AIM OF THE EXERCISE
Which lines in the entries below contain the string "typed"? Show each of them in full.

RECORDED DATA
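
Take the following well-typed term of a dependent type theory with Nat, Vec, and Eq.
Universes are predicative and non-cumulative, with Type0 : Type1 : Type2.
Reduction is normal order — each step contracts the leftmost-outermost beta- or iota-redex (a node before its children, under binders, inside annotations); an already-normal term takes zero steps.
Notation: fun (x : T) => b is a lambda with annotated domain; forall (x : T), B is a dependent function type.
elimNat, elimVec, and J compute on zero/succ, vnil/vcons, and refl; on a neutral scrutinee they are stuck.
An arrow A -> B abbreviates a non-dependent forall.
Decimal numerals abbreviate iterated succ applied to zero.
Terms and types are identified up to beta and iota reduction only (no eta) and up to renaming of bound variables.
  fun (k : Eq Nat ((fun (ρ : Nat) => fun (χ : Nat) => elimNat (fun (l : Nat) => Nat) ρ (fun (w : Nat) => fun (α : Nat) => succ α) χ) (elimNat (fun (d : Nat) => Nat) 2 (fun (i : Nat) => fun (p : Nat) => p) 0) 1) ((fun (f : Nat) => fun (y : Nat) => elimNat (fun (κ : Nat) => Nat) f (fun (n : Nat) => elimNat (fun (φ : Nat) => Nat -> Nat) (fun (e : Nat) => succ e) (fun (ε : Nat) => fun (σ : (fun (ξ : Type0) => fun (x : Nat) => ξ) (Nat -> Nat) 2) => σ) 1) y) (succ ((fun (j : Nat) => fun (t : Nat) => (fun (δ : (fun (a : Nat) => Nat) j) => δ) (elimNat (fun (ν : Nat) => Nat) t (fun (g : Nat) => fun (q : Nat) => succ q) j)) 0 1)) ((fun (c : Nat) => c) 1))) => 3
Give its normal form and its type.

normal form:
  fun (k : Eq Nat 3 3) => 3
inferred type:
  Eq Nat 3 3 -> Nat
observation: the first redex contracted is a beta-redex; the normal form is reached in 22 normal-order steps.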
---
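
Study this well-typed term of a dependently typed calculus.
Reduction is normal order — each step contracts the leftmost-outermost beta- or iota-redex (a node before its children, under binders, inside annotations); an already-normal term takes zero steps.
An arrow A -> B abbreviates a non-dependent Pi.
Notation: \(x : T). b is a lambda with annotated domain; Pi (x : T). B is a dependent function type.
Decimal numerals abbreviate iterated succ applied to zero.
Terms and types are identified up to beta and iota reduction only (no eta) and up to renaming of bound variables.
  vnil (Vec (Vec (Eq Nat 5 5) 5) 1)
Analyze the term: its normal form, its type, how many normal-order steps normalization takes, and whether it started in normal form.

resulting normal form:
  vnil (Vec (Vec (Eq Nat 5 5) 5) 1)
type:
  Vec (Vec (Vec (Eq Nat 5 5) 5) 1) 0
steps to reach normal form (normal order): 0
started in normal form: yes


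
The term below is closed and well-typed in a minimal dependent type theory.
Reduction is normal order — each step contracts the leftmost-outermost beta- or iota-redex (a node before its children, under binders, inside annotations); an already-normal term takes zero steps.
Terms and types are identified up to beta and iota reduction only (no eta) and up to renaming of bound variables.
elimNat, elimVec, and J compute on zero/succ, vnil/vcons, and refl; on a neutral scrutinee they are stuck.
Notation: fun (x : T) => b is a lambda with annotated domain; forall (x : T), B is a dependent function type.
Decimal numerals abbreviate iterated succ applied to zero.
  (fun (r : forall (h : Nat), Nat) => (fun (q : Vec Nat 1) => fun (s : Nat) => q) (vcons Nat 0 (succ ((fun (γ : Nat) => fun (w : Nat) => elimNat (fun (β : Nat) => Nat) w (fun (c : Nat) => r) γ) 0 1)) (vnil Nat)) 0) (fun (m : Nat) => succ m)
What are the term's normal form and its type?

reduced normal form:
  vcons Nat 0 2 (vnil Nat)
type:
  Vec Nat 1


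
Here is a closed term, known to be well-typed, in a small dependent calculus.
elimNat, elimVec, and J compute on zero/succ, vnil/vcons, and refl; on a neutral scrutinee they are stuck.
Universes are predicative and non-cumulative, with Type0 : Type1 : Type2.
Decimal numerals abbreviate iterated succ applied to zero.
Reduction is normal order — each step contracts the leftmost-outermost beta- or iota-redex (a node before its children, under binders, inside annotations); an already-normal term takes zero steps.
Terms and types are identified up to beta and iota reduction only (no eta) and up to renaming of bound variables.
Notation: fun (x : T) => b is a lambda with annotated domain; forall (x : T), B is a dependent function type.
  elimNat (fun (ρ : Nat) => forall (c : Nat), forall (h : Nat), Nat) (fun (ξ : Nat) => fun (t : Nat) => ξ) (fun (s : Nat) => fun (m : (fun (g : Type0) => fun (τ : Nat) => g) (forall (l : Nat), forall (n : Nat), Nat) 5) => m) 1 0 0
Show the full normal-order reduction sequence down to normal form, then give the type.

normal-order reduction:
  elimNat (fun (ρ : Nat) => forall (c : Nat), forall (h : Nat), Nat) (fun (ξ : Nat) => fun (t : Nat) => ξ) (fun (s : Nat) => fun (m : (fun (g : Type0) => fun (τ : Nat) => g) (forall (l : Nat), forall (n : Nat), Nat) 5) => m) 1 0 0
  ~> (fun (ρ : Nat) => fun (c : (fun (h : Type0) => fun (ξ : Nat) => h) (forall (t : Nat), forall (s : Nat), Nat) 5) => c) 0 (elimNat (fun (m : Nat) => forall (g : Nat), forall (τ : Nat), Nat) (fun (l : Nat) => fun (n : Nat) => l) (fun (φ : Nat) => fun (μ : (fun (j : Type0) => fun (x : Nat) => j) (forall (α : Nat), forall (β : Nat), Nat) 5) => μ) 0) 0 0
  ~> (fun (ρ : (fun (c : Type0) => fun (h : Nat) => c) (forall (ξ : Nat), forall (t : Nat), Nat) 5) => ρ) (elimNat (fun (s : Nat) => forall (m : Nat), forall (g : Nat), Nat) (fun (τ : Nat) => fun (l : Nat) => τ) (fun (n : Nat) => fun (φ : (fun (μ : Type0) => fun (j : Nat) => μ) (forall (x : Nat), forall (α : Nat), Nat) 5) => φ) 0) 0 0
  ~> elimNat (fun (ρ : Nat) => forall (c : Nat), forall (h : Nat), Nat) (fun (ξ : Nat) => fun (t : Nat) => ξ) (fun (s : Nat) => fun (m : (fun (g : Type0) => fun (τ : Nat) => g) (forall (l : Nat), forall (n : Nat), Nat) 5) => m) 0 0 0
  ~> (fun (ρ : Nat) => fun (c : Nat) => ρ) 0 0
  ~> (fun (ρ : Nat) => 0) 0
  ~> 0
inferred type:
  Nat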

RESULT OF THIS TASK
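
Take the following well-typed term of a dependent type theory with Nat, Vec, and Eq.
Study this well-typed term of a dependently typed calculus.
The term below is closed and well-typed in a minimal dependent type theory.
Here is a closed term, known to be well-typed, in a small dependent calculus.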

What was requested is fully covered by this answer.